━━━ Material provided ━━━

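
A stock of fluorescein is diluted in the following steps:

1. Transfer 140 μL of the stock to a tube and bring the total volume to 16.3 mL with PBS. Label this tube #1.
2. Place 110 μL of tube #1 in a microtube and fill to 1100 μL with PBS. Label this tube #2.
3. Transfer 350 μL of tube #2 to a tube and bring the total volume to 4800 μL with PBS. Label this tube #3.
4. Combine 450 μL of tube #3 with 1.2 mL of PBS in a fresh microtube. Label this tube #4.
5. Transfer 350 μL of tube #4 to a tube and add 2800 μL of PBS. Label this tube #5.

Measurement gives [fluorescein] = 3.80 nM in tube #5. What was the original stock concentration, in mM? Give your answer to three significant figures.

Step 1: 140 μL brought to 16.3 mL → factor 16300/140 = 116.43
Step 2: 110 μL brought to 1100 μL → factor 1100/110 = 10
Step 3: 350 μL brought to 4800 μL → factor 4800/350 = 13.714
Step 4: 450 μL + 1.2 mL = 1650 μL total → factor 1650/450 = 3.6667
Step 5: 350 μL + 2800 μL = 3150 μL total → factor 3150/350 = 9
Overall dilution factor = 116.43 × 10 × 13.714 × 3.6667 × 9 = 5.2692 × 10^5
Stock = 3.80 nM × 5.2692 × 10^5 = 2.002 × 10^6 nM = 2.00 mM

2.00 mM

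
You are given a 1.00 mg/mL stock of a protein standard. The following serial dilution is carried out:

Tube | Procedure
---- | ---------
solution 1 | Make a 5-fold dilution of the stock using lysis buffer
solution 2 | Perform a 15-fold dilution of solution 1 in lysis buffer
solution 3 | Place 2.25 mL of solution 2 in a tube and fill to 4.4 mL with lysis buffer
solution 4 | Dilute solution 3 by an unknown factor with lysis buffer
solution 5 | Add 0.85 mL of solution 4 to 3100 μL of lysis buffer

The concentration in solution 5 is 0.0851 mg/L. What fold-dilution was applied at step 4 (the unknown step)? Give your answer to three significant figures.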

━━━

— What to do —
Scan the entries above and show each line that contains the word "lysis".

— Response below —
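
solution 1 | Make a 5-fold dilution of the stock using lysis buffer
solution 2 | Perform a 15-fold dilution of solution 1 in lysis buffer
solution 3 | Place 2.25 mL of solution 2 in a tube and fill to 4.4 mL with lysis buffer
solution 4 | Dilute solution 3 by an unknown factor with lysis buffer
solution 5 | Add 0.85 mL of solution 4 to 3100 μL of lysis buffer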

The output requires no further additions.